*** Task input Section Begins ***

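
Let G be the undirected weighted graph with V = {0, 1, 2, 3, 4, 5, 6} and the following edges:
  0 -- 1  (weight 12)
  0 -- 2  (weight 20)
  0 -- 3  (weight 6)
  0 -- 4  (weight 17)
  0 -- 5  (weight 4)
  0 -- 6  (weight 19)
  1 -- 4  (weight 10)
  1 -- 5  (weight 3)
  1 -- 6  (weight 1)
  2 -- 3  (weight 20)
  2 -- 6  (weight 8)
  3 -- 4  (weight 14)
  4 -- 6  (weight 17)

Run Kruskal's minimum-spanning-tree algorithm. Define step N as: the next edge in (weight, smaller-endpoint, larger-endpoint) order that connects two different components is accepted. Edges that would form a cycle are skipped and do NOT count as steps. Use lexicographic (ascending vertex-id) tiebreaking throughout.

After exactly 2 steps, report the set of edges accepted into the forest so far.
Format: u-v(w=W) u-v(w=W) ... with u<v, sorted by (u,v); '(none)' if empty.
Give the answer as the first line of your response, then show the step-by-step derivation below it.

1-5(w=3) 1-6(w=1)

step 1: add edge 1-6 (w=1); MST = {1-6(w=1)}
step 2: add edge 1-5 (w=3); MST = {1-5(w=3) 1-6(w=1)}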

*** Task input Section Ends ***

• **Required action**:
All lines of the data that hold "accepted" need to be copied.

• **Final answer**:
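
Run Kruskal's minimum-spanning-tree algorithm. Define step N as: the next edge in (weight, smaller-endpoint, larger-endpoint) order that connects two different components is accepted. Edges that would form a cycle are skipped and do NOT count as steps. Use lexicographic (ascending vertex-id) tiebreaking throughout.
After exactly 2 steps, report the set of edges accepted into the forest so far.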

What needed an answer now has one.